TASK PROMPT:
Down to the last line, repeat the data below exactly.

AVAILABLE DATA:
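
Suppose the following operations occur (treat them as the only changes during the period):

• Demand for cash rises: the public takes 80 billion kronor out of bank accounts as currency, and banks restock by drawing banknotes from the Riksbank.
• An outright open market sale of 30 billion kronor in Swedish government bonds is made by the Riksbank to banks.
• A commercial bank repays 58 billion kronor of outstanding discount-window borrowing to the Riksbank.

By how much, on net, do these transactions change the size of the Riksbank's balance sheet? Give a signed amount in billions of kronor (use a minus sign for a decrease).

-88 billion

Riksbank balance sheet:
  Assets:      Securities −30B, Loans to banks −58B
  Liabilities: Bank reserves −168B, Currency in circulation +80B
Change in total Riksbank assets = -88 billion.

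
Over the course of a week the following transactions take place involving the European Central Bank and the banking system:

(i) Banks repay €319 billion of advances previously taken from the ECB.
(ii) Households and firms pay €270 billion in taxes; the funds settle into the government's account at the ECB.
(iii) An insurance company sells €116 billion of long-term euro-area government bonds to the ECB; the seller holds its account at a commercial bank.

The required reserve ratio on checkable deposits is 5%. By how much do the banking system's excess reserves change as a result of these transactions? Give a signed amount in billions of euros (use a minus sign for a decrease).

Discount-window repayment €319 billion: reserves −€319B, deposits 0.
Government account inflow €270 billion: reserves −€270B, deposits −€270B.
Asset purchase (from non-banks) €116 billion: reserves +€116B, deposits +€116B.
Totals: Δreserves = −€473B, Δdeposits = −€154B.
Δrequired reserves = 5% × −€154B = −€7.7B.
Δexcess reserves = Δreserves − Δrequired = −€473B − (−€7.7B) = -€465.3 billion.

-€465.3 billion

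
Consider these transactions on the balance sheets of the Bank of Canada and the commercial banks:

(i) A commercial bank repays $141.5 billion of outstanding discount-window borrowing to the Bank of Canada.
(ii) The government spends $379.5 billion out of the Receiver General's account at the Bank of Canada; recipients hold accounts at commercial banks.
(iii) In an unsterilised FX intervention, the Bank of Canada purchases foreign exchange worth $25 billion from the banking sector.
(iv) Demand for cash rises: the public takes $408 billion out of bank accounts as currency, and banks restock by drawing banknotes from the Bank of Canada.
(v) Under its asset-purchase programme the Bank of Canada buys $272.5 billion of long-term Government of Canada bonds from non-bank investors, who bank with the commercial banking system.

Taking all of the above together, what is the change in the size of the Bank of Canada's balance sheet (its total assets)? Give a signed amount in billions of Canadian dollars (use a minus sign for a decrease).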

ANSWER:
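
Suppose the following operations occur (treat them as the only changes during the period):

• Demand for cash rises: the public takes 80 billion kronor out of bank accounts as currency, and banks restock by drawing banknotes from the Riksbank.
• An outright open market sale of 30 billion kronor in Swedish government bonds is made by the Riksbank to banks.
• A commercial bank repays 58 billion kronor of outstanding discount-window borrowing to the Riksbank.

By how much, on net, do these transactions change the size of the Riksbank's balance sheet? Give a signed amount in billions of kronor (use a minus sign for a decrease).

-88 billion

Riksbank balance sheet:
  Assets:      Securities −30B, Loans to banks −58B
  Liabilities: Bank reserves −168B, Currency in circulation +80B
Change in total Riksbank assets = -88 billion.

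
Over the course of a week the following transactions take place involving the European Central Bank and the banking system:

(i) Banks repay €319 billion of advances previously taken from the ECB.
(ii) Households and firms pay €270 billion in taxes; the funds settle into the government's account at the ECB.
(iii) An insurance company sells €116 billion of long-term euro-area government bonds to the ECB; the seller holds its account at a commercial bank.

The required reserve ratio on checkable deposits is 5%. By how much do the banking system's excess reserves change as a result of these transactions? Give a signed amount in billions of euros (use a minus sign for a decrease).

Discount-window repayment €319 billion: reserves −€319B, deposits 0.
Government account inflow €270 billion: reserves −€270B, deposits −€270B.
Asset purchase (from non-banks) €116 billion: reserves +€116B, deposits +€116B.
Totals: Δreserves = −€473B, Δdeposits = −€154B.
Δrequired reserves = 5% × −€154B = −€7.7B.
Δexcess reserves = Δreserves − Δrequired = −€473B − (−€7.7B) = -€465.3 billion.

-€465.3 billion

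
Consider these transactions on the balance sheets of the Bank of Canada and the commercial banks:

(i) A commercial bank repays $141.5 billion of outstanding discount-window borrowing to the Bank of Canada.
(ii) The government spends $379.5 billion out of the Receiver General's account at the Bank of Canada; recipients hold accounts at commercial banks.
(iii) In an unsterilised FX intervention, the Bank of Canada purchases foreign exchange worth $25 billion from the banking sector.
(iv) Demand for cash rises: the public takes $408 billion out of bank accounts as currency, and banks restock by drawing banknotes from the Bank of Canada.
(v) Under its asset-purchase programme the Bank of Canada buys $272.5 billion of long-term Government of Canada bonds from non-bank investors, who bank with the commercial banking system.

Taking all of the above together, what is the change in the size of the Bank of Canada's balance sheet (its total assets)? Give a signed amount in billions of Canadian dollars (use a minus sign for a decrease).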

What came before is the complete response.